* _EXERCISE_:
Transcribe, without any change, the line that includes "Two applied loads" and all the lines that come after it in the material below.

(Beginning of DATA SUPPLIED)

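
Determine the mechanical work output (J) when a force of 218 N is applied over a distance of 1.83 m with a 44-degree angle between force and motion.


W = F * d * cos(theta)
theta = 44 deg = 0.7679 rad
cos(theta) = 0.7193
W = 218 * 1.83 * 0.7193
W = 286.9734


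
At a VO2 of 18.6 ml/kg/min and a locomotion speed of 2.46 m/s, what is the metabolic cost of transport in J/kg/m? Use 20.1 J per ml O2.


Power per kg = VO2 * 20.1 / 60
Power per kg = 18.6 * 20.1 / 60 = 6.2310 W/kg
Cost = power_per_kg / speed
Cost = 6.2310 / 2.46
Cost = 2.5329


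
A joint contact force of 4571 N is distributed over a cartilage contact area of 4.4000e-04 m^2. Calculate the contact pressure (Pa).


P = F / A
P = 4571 / 4.4000e-04
P = 1.0389e+07


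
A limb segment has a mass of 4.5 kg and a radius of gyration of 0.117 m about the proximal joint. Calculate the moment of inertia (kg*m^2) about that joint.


I = m * k^2
I = 4.5 * 0.117^2
k^2 = 0.0137
I = 0.0616


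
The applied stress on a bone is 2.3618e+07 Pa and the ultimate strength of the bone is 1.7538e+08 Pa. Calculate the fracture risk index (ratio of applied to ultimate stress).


FRI = applied / ultimate
FRI = 2.3618e+07 / 1.7538e+08
FRI = 0.1347


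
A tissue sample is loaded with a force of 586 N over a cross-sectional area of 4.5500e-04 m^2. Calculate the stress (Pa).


stress = F / A
stress = 586 / 4.5500e-04
stress = 1.2879e+06


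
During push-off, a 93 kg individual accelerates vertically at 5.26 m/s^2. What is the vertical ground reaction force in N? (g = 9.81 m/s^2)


GRF = m * (g + a)
GRF = 93 * (9.81 + 5.26)
GRF = 93 * 15.0700
GRF = 1401.5100


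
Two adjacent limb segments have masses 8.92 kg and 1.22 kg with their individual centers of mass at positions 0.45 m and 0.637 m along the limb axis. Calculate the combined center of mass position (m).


COM = (m1*x1 + m2*x2) / (m1 + m2)
COM = (8.92*0.45 + 1.22*0.637) / (8.92 + 1.22)
Numerator = 4.7911
Denominator = 10.1400
COM = 0.4725


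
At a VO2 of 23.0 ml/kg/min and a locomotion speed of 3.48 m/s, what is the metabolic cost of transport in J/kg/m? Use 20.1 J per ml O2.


Power per kg = VO2 * 20.1 / 60
Power per kg = 23.0 * 20.1 / 60 = 7.7050 W/kg
Cost = power_per_kg / speed
Cost = 7.7050 / 3.48
Cost = 2.2141


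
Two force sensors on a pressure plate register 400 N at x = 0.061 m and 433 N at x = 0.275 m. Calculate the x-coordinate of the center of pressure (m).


COP_x = (F1*x1 + F2*x2) / (F1 + F2)
COP_x = (400*0.061 + 433*0.275) / (400 + 433)
Numerator = 143.4750
Denominator = 833
COP_x = 0.1722


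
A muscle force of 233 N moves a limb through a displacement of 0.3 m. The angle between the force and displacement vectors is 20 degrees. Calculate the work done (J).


W = F * d * cos(theta)
theta = 20 deg = 0.3491 rad
cos(theta) = 0.9397
W = 233 * 0.3 * 0.9397
W = 65.6845


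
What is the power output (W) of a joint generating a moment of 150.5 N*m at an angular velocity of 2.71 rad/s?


P = M * omega
P = 150.5 * 2.71
P = 407.8550


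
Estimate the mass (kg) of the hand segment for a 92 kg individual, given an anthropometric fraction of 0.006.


m_segment = body_mass * fraction
m_segment = 92 * 0.006
m_segment = 0.5520


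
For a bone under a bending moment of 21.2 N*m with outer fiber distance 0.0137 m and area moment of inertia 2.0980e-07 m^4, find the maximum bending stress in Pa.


sigma = M * c / I
sigma = 21.2 * 0.0137 / 2.0980e-07
M * c = 0.2904
sigma = 1.3844e+06


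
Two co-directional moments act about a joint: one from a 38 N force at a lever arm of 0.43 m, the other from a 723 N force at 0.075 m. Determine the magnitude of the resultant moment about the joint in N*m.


M = F1 * d1 + F2 * d2
M = 38 * 0.43 + 723 * 0.075
M = 16.3400 + 54.2250
M = 70.5650


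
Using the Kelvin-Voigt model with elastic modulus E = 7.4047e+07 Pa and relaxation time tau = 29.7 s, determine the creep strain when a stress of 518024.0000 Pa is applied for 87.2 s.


epsilon(t) = (sigma/E) * (1 - exp(-t/tau))
sigma/E = 518024.0000 / 7.4047e+07 = 0.0070
exp(-t/tau) = exp(-87.2 / 29.7) = 0.0531
epsilon = 0.0070 * (1 - 0.0531)
epsilon = 0.0066


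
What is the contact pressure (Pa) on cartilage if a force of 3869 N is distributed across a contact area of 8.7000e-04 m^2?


P = F / A
P = 3869 / 8.7000e-04
P = 4.4471e+06


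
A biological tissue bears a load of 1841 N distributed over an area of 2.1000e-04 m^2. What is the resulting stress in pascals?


stress = F / A
stress = 1841 / 2.1000e-04
stress = 8.7667e+06


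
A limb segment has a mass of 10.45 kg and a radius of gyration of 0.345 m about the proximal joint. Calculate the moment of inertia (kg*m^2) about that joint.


I = m * k^2
I = 10.45 * 0.345^2
k^2 = 0.1190
I = 1.2438


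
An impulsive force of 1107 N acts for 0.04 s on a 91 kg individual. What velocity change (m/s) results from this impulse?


J = F * dt = 1107 * 0.04 = 44.2800 N*s
delta_v = J / m
delta_v = 44.2800 / 91
delta_v = 0.4866


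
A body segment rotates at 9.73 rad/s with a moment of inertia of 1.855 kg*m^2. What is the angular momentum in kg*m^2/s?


L = I * omega
L = 1.855 * 9.73
L = 18.0492


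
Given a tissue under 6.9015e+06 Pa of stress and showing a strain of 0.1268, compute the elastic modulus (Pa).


E = stress / strain
E = 6.9015e+06 / 0.1268
E = 5.4428e+07


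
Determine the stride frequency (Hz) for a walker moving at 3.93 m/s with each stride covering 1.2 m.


f = v / stride_length
f = 3.93 / 1.2
f = 3.2750


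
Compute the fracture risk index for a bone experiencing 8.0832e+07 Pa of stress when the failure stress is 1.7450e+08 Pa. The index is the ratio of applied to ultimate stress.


FRI = applied / ultimate
FRI = 8.0832e+07 / 1.7450e+08
FRI = 0.4632


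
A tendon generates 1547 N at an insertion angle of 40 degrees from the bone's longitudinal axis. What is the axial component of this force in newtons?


F_eff = F_tendon * cos(theta)
theta = 40 deg = 0.6981 rad
cos(theta) = 0.7660
F_eff = 1547 * 0.7660
F_eff = 1185.0708


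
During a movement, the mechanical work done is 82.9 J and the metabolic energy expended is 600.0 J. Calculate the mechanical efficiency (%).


eta = (W_mech / E_meta) * 100
eta = (82.9 / 600.0) * 100
ratio = 0.1382
eta = 13.8167


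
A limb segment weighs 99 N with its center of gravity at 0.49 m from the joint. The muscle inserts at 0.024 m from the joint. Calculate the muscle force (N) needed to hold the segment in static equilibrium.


F_muscle = W * d_load / d_muscle
F_muscle = 99 * 0.49 / 0.024
Numerator = 48.5100
F_muscle = 2021.2500


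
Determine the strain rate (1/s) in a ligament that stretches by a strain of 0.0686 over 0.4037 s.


strain_rate = delta_strain / delta_t
strain_rate = 0.0686 / 0.4037
strain_rate = 0.1699


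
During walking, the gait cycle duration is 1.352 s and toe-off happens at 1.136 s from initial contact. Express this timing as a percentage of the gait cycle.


pct = (event_time / cycle_time) * 100
pct = (1.136 / 1.352) * 100
ratio = 0.8402
pct = 84.0237


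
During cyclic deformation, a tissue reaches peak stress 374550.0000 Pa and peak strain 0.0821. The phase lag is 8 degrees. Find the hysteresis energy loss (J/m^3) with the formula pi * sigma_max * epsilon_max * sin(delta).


E_loss = pi * sigma_max * epsilon_max * sin(delta)
delta = 8 deg = 0.1396 rad
sin(delta) = 0.1392
E_loss = pi * 374550.0000 * 0.0821 * 0.1392
E_loss = 13444.9173


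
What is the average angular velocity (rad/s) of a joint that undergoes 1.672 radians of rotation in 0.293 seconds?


omega = delta_theta / delta_t
omega = 1.672 / 0.293
omega = 5.7065


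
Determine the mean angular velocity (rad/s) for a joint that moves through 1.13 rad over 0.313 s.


omega = delta_theta / delta_t
omega = 1.13 / 0.313
omega = 3.6102


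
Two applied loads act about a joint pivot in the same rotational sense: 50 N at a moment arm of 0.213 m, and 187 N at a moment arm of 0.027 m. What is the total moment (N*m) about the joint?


M = F1 * d1 + F2 * d2
M = 50 * 0.213 + 187 * 0.027
M = 10.6500 + 5.0490
M = 15.6990


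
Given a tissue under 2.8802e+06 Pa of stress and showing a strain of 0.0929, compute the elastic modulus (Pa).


E = stress / strain
E = 2.8802e+06 / 0.0929
E = 3.1003e+07


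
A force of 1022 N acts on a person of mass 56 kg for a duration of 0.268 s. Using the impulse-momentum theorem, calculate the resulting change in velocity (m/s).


J = F * dt = 1022 * 0.268 = 273.8960 N*s
delta_v = J / m
delta_v = 273.8960 / 56
delta_v = 4.8910


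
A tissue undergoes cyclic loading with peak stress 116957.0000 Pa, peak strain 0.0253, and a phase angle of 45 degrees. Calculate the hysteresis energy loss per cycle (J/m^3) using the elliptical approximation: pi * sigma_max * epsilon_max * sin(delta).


E_loss = pi * sigma_max * epsilon_max * sin(delta)
delta = 45 deg = 0.7854 rad
sin(delta) = 0.7071
E_loss = pi * 116957.0000 * 0.0253 * 0.7071
E_loss = 6573.2722


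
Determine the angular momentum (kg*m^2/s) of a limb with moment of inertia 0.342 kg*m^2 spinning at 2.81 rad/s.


L = I * omega
L = 0.342 * 2.81
L = 0.9610


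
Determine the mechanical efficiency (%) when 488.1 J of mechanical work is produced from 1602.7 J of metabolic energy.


eta = (W_mech / E_meta) * 100
eta = (488.1 / 1602.7) * 100
ratio = 0.3045
eta = 30.4549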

(End of DATA SUPPLIED)

* _ANSWER TO THE PROBLEM_:
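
Two applied loads act about a joint pivot in the same rotational sense: 50 N at a moment arm of 0.213 m, and 187 N at a moment arm of 0.027 m. What is the total moment (N*m) about the joint?


M = F1 * d1 + F2 * d2
M = 50 * 0.213 + 187 * 0.027
M = 10.6500 + 5.0490
M = 15.6990


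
Given a tissue under 2.8802e+06 Pa of stress and showing a strain of 0.0929, compute the elastic modulus (Pa).


E = stress / strain
E = 2.8802e+06 / 0.0929
E = 3.1003e+07


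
A force of 1022 N acts on a person of mass 56 kg for a duration of 0.268 s. Using the impulse-momentum theorem, calculate the resulting change in velocity (m/s).


J = F * dt = 1022 * 0.268 = 273.8960 N*s
delta_v = J / m
delta_v = 273.8960 / 56
delta_v = 4.8910


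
A tissue undergoes cyclic loading with peak stress 116957.0000 Pa, peak strain 0.0253, and a phase angle of 45 degrees. Calculate the hysteresis energy loss per cycle (J/m^3) using the elliptical approximation: pi * sigma_max * epsilon_max * sin(delta).


E_loss = pi * sigma_max * epsilon_max * sin(delta)
delta = 45 deg = 0.7854 rad
sin(delta) = 0.7071
E_loss = pi * 116957.0000 * 0.0253 * 0.7071
E_loss = 6573.2722


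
Determine the angular momentum (kg*m^2/s) of a limb with moment of inertia 0.342 kg*m^2 spinning at 2.81 rad/s.


L = I * omega
L = 0.342 * 2.81
L = 0.9610


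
Determine the mechanical efficiency (%) when 488.1 J of mechanical work is produced from 1602.7 J of metabolic energy.


eta = (W_mech / E_meta) * 100
eta = (488.1 / 1602.7) * 100
ratio = 0.3045
eta = 30.4549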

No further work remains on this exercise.